*What to produce*
Which lines of the records below contain the word "narrowed"? Report each of them in full.

*Records shown*
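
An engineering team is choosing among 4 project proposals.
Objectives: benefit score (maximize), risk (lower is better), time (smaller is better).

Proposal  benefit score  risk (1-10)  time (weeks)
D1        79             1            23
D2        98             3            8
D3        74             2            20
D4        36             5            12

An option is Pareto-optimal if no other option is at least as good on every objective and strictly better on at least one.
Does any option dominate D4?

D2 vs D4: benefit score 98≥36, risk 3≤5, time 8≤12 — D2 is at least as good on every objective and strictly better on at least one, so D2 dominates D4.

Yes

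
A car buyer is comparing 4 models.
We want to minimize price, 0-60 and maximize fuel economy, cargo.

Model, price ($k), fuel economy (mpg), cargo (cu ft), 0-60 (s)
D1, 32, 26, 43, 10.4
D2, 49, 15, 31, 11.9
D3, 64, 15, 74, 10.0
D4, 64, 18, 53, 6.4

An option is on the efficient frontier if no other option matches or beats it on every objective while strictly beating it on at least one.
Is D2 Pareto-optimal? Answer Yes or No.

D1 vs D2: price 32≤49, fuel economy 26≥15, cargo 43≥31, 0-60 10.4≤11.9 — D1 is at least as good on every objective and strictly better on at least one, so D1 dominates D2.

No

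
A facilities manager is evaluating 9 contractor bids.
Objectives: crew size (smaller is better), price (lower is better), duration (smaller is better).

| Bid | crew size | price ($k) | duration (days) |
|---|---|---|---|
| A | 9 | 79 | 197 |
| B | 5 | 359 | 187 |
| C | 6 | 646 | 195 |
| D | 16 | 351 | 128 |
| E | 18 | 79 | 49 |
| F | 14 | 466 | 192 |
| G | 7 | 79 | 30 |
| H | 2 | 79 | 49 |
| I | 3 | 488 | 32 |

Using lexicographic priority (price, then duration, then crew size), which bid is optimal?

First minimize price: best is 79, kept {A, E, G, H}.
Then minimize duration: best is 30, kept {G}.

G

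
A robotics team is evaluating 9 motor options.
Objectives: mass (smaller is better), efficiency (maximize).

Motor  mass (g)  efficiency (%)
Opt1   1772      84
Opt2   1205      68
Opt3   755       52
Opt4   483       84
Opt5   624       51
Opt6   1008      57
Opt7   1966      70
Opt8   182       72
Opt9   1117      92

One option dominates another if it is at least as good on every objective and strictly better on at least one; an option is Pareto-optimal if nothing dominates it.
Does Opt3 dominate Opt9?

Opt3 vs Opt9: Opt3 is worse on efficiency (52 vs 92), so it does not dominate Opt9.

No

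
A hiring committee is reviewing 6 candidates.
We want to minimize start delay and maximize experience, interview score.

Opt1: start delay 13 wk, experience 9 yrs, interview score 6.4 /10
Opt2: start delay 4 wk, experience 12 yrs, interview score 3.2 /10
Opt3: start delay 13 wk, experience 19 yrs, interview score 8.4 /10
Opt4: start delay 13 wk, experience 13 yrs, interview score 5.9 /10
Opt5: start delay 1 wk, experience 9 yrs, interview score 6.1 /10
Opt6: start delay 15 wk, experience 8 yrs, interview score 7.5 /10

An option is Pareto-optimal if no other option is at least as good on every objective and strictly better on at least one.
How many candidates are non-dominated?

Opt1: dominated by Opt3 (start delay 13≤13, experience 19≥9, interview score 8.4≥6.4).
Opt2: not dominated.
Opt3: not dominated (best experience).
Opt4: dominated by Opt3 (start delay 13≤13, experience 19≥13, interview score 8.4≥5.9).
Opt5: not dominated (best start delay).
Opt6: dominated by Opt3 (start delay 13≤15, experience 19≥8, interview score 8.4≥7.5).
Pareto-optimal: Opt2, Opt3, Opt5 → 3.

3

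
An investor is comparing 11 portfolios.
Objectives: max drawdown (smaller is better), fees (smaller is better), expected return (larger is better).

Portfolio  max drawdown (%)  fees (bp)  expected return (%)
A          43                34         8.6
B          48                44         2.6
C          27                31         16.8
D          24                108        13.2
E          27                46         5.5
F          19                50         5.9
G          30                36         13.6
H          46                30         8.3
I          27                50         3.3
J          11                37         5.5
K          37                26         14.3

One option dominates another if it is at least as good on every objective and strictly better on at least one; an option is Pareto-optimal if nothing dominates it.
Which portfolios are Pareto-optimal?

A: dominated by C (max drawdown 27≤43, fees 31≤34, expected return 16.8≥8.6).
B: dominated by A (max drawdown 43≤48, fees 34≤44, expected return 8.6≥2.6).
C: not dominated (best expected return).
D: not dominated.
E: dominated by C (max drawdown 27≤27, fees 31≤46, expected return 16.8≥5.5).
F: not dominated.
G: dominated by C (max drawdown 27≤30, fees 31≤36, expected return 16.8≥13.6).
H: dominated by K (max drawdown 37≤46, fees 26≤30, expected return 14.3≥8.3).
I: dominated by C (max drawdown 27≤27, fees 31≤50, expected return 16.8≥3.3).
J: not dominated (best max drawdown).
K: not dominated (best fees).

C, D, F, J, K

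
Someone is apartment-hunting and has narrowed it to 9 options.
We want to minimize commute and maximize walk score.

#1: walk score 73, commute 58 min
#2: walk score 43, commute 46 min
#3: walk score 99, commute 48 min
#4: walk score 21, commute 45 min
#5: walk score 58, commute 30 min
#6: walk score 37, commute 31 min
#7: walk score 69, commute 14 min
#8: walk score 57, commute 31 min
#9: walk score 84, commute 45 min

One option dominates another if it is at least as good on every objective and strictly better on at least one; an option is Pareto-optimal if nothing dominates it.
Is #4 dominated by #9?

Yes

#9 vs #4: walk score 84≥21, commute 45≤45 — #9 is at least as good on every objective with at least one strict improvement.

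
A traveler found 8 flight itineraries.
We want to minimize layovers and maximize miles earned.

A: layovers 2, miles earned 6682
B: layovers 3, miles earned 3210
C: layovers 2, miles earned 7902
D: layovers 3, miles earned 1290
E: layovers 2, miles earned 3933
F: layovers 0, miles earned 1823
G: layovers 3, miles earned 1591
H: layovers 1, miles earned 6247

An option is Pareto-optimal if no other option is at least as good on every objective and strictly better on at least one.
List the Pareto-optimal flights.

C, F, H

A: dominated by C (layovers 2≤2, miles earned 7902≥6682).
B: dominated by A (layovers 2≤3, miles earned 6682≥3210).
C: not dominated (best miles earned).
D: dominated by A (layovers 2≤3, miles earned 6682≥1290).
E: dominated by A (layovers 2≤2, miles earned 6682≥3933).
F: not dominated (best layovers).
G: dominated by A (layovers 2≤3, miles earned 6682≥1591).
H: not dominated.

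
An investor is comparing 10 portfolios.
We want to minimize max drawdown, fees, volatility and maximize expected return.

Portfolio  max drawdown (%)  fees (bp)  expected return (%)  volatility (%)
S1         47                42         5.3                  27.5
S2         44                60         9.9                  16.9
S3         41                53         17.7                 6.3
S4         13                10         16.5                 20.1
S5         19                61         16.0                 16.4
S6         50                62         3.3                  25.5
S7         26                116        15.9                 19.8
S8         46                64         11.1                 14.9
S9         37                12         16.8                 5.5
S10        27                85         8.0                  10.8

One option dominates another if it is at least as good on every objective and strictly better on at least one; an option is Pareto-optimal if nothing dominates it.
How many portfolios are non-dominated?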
==
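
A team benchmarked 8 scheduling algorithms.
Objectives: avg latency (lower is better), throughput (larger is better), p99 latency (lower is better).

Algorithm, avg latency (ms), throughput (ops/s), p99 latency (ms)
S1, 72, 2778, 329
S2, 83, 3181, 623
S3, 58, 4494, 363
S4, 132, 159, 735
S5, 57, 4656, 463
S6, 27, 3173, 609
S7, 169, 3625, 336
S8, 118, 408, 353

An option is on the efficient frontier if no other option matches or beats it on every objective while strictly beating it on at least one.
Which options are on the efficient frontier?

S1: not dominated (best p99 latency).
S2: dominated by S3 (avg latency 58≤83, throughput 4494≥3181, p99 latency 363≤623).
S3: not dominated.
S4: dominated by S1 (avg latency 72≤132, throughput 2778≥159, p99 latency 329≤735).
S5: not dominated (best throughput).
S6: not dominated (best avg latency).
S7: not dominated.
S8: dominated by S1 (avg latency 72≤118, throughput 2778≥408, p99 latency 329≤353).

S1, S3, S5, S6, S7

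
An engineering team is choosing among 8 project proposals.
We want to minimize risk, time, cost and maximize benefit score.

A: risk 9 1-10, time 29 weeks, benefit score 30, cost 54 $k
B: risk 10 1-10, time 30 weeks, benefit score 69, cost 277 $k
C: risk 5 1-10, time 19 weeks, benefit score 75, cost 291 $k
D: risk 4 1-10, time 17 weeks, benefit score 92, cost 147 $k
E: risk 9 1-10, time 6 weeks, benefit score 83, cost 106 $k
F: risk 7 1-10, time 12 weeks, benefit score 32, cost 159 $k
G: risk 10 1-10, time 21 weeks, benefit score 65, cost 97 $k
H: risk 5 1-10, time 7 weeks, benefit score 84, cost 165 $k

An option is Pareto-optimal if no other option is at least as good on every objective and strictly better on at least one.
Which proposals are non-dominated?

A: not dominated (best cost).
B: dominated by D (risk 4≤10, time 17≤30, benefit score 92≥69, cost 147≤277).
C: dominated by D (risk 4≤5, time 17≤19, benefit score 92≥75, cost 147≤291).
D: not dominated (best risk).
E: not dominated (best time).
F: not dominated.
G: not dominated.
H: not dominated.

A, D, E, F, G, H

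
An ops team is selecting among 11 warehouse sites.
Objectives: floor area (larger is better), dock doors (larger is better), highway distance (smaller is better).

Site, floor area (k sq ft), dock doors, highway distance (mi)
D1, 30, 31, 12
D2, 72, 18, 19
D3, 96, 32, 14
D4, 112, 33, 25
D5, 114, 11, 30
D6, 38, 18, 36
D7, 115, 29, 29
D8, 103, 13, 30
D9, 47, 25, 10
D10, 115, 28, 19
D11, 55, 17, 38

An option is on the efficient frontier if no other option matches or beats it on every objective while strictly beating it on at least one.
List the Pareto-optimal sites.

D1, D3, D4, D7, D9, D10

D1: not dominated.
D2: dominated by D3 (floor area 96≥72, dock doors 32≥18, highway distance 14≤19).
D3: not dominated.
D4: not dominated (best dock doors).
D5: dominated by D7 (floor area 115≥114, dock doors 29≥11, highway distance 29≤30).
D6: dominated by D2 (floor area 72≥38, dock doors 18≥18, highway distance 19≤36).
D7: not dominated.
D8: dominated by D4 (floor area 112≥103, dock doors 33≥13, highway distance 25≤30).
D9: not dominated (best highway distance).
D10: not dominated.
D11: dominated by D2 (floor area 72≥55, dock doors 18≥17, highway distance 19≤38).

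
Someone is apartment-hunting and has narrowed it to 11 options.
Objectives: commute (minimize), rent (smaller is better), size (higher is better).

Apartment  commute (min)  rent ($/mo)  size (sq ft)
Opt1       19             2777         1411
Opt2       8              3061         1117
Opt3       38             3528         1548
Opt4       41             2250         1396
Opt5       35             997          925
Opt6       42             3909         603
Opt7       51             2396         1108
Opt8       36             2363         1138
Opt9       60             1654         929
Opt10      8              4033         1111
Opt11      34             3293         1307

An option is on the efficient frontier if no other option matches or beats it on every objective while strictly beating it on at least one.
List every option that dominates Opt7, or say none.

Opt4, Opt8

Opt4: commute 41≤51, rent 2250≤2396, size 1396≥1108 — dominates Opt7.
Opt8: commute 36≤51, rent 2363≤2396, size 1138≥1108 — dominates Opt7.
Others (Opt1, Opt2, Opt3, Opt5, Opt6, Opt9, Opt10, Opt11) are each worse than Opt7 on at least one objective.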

*Completed exercise*
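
Someone is apartment-hunting and has narrowed it to 9 options.
Someone is apartment-hunting and has narrowed it to 11 options.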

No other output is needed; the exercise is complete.